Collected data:
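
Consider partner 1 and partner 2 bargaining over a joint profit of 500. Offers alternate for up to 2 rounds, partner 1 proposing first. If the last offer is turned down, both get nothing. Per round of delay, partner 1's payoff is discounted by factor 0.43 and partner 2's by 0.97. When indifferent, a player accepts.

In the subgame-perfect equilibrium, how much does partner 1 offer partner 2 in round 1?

Round 2 (partner 2 proposes): rejection yields 0 for partner 1; partner 2 offers 0 and keeps 500.
Round 1 (partner 1 proposes): partner 2 can get 500 next round, worth 0.97 × 500 = 485 now, so partner 1 offers 485, keeping 15.

485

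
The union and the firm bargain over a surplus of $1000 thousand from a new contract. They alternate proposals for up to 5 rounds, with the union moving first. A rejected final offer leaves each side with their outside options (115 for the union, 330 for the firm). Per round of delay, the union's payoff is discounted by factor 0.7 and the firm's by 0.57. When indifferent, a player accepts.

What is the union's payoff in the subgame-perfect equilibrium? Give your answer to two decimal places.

708.23

Round 5 (the union proposes): the firm gets 330 if talks fail, so the union offers 330 and keeps 670.
Round 4 (the firm proposes): the union can get 670 next round, worth 0.7 × 670 = 469 now; the firm offers that and keeps 531.
Round 3 (the union proposes): the firm can get 531 next round, worth 0.57 × 531 = 302.67 now; the union offers that and keeps 697.33.
Round 2 (the firm proposes): the union can get 697.33 next round, worth 0.7 × 697.33 = 488.131 now; the firm offers that and keeps 511.869.
Round 1 (the union proposes): the firm can get 511.869 next round, worth 0.57 × 511.869 = 291.76533 now, so the union offers 291.76533, keeping 708.23467.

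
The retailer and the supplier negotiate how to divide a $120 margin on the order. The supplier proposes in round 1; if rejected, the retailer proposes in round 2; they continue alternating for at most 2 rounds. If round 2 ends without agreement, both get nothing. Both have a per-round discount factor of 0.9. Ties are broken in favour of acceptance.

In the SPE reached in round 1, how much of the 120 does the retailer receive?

Round 2 (the retailer proposes): the supplier will accept anything ≥ 0, so the retailer offers 0 and keeps 120.
Round 1 (the supplier proposes): the retailer can get 120 next round, worth 0.9 × 120 = 108 now; the supplier offers that and keeps 12.

108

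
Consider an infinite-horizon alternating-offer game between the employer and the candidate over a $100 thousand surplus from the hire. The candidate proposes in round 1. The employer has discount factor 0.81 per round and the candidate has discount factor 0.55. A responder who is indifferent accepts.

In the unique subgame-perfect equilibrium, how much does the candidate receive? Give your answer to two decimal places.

34.27

Let x be the candidate's share when the candidate proposes and y be the employer's share when the employer proposes.
The employer accepts iff offered ≥ 0.81·y, so x = 100 − 0.81y. Symmetrically y = 100 − 0.55x.
Substituting: x = 100 − 0.81(100 − 0.55x), giving x(1 − 0.55·0.81) = 100(1 − 0.81).
So x = 100 × 0.19 / 0.5545 ≈ 34.2651, and the employer receives 100 − x ≈ 65.7349.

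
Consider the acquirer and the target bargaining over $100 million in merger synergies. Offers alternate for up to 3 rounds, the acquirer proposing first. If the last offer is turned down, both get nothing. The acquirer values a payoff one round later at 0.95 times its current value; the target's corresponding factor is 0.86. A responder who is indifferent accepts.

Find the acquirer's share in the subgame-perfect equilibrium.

95.7

Round 3 (the acquirer proposes): rejection yields 0 for the target; the acquirer offers 0 and keeps 100.
Round 2 (the target proposes): the acquirer can get 100 next round, worth 0.95 × 100 = 95 now. The target offers 95 and keeps 100 − 95 = 5.
Round 1 (the acquirer proposes): the target can get 5 next round, worth 0.86 × 5 = 4.3 now. The acquirer offers 4.3 and keeps 100 − 4.3 = 95.7.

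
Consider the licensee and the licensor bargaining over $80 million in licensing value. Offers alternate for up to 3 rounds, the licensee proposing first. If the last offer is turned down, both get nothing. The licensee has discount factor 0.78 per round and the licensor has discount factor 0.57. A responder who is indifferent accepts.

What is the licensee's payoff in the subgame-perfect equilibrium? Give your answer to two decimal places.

69.97

Round 3 (the licensee proposes): the licensor will accept anything ≥ 0, so the licensee offers 0 and keeps 80.
Round 2 (the licensor proposes): the licensee can get 80 next round, worth 0.78 × 80 = 62.4 now. The licensor offers 62.4 and keeps 80 − 62.4 = 17.6.
Round 1 (the licensee proposes): the licensor can get 17.6 next round, worth 0.57 × 17.6 = 10.032 now; the licensee offers that and keeps 69.968.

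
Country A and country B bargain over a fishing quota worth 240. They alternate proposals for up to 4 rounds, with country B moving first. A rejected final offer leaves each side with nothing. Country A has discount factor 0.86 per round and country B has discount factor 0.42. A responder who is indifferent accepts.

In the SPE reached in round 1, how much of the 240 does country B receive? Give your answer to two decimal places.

Work backward from the last round.
Round 4 (country A proposes): rejection yields 0 for country B; country A offers 0 and keeps 240.
Round 3 (country B proposes): country A can get 240 next round, worth 0.86 × 240 = 206.4 now. Country B offers 206.4 and keeps 240 − 206.4 = 33.6.
Round 2 (country A proposes): country B can get 33.6 next round, worth 0.42 × 33.6 = 14.112 now, so country A offers 14.112, keeping 225.888.
Round 1 (country B proposes): country A can get 225.888 next round, worth 0.86 × 225.888 = 194.26368 now; country B offers that and keeps 45.73632.

45.74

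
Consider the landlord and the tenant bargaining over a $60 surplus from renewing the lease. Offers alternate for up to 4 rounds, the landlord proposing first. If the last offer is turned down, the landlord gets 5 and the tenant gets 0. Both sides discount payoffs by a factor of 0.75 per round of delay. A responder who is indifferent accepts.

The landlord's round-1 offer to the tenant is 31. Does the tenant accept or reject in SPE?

Reject

Round 4 (the tenant proposes): the landlord gets 5 if talks fail, so the tenant offers 5 and keeps 55.
Round 3 (the landlord proposes): the tenant can get 55 next round, worth 0.75 × 55 = 41.25 now, so the landlord offers 41.25, keeping 18.75.
Round 2 (the tenant proposes): the landlord can get 18.75 next round, worth 0.75 × 18.75 = 14.0625 now. The tenant offers 14.0625 and keeps 60 − 14.0625 = 45.9375.
So by rejecting in round 1, the tenant gets 45.9375 next round, worth 0.75 × 45.9375 = 34.453125 now.
Offer 31 < 34.453125, so the tenant rejects.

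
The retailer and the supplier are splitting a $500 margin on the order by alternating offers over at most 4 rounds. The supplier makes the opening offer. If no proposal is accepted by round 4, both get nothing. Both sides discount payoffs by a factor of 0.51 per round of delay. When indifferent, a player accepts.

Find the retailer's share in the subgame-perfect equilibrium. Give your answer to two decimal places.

Solve by backward induction from round 4.
Round 4 (the retailer proposes): the supplier will accept anything ≥ 0, so the retailer offers 0 and keeps 500.
Round 3 (the supplier proposes): the retailer can get 500 next round, worth 0.51 × 500 = 255 now. The supplier offers 255 and keeps 500 − 255 = 245.
Round 2 (the retailer proposes): the supplier can get 245 next round, worth 0.51 × 245 = 124.95 now. The retailer offers 124.95 and keeps 500 − 124.95 = 375.05.
Round 1 (the supplier proposes): the retailer can get 375.05 next round, worth 0.51 × 375.05 = 191.2755 now. The supplier offers 191.2755 and keeps 500 − 191.2755 = 308.7245.

191.28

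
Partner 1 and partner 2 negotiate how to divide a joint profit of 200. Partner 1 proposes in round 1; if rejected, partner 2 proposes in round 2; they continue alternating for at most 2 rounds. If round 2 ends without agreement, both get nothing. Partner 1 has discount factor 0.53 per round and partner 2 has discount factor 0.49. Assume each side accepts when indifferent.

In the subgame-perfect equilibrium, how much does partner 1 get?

Round 2 (partner 2 proposes): partner 1 will accept anything ≥ 0, so partner 2 offers 0 and keeps 200.
Round 1 (partner 1 proposes): partner 2 can get 200 next round, worth 0.49 × 200 = 98 now; partner 1 offers that and keeps 102.

102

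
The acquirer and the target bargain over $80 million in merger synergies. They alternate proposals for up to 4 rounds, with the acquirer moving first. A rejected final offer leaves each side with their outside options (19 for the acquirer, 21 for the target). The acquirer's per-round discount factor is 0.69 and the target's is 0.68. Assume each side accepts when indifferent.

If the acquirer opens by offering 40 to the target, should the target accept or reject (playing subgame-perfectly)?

Accept

Round 4 (the target proposes): the acquirer gets 19 if talks fail, so the target offers 19 and keeps 61.
Round 3 (the acquirer proposes): the target can get 61 next round, worth 0.68 × 61 = 41.48 now, so the acquirer offers 41.48, keeping 38.52.
Round 2 (the target proposes): the acquirer can get 38.52 next round, worth 0.69 × 38.52 = 26.5788 now; the target offers that and keeps 53.4212.
So by rejecting in round 1, the target gets 53.4212 next round, worth 0.68 × 53.4212 = 36.326416 now.
Offer 40 ≥ 36.326416, so the target accepts.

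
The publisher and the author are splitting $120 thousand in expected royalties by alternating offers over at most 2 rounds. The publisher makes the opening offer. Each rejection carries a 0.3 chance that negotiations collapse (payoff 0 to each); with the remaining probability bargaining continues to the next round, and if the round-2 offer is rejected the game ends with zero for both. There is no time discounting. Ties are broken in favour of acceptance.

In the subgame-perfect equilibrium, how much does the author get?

84

Round 2 (the author proposes): rejection yields 0 for the publisher; the author offers 0 and keeps 120.
Round 1 (the publisher proposes): rejecting gives the author an expected 0.7 × 120 = 84; the publisher offers that and keeps 36.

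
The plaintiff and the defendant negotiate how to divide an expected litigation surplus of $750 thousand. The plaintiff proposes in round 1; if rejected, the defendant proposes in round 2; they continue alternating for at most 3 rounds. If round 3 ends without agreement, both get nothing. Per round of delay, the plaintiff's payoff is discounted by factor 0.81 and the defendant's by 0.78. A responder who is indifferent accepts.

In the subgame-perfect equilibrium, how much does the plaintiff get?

638.85

Work backward from the last round.
Round 3 (the plaintiff proposes): the defendant will accept anything ≥ 0, so the plaintiff offers 0 and keeps 750.
Round 2 (the defendant proposes): the plaintiff can get 750 next round, worth 0.81 × 750 = 607.5 now; the defendant offers that and keeps 142.5.
Round 1 (the plaintiff proposes): the defendant can get 142.5 next round, worth 0.78 × 142.5 = 111.15 now. The plaintiff offers 111.15 and keeps 750 − 111.15 = 638.85.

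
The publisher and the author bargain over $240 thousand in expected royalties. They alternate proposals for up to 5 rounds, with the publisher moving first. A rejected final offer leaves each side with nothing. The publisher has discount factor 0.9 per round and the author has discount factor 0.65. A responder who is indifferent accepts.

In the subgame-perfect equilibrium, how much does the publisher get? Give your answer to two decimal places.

215.27

Round 5 (the publisher proposes): the author will accept anything ≥ 0, so the publisher offers 0 and keeps 240.
Round 4 (the author proposes): the publisher can get 240 next round, worth 0.9 × 240 = 216 now; the author offers that and keeps 24.
Round 3 (the publisher proposes): the author can get 24 next round, worth 0.65 × 24 = 15.6 now; the publisher offers that and keeps 224.4.
Round 2 (the author proposes): the publisher can get 224.4 next round, worth 0.9 × 224.4 = 201.96 now, so the author offers 201.96, keeping 38.04.
Round 1 (the publisher proposes): the author can get 38.04 next round, worth 0.65 × 38.04 = 24.726 now; the publisher offers that and keeps 215.274.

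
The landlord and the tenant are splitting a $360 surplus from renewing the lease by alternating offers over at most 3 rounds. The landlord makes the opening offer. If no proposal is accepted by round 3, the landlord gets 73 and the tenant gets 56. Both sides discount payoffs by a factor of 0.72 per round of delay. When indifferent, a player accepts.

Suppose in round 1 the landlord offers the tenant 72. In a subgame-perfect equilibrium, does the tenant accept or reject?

Reject

Round 3 (the landlord proposes): the tenant gets 56 if talks fail, so the landlord offers 56 and keeps 304.
Round 2 (the tenant proposes): the landlord can get 304 next round, worth 0.72 × 304 = 218.88 now. The tenant offers 218.88 and keeps 360 − 218.88 = 141.12.
So by rejecting in round 1, the tenant gets 141.12 next round, worth 0.72 × 141.12 = 101.6064 now.
Offer 72 < 101.6064, so the tenant rejects.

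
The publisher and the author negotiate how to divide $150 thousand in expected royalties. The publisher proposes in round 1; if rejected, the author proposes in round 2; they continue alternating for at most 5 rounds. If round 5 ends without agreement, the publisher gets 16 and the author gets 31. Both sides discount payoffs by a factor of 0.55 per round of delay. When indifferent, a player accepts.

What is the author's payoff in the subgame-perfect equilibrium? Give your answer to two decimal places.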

● ASSIGNED TASK:
When a line of the records holds the word "options", copy that line.

● TASK RESULT:
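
The union and the firm bargain over a surplus of $1000 thousand from a new contract. They alternate proposals for up to 5 rounds, with the union moving first. A rejected final offer leaves each side with their outside options (115 for the union, 330 for the firm). Per round of delay, the union's payoff is discounted by factor 0.7 and the firm's by 0.57. When indifferent, a player accepts.
The acquirer and the target bargain over $80 million in merger synergies. They alternate proposals for up to 4 rounds, with the acquirer moving first. A rejected final offer leaves each side with their outside options (19 for the acquirer, 21 for the target). The acquirer's per-round discount factor is 0.69 and the target's is 0.68. Assume each side accepts when indifferent.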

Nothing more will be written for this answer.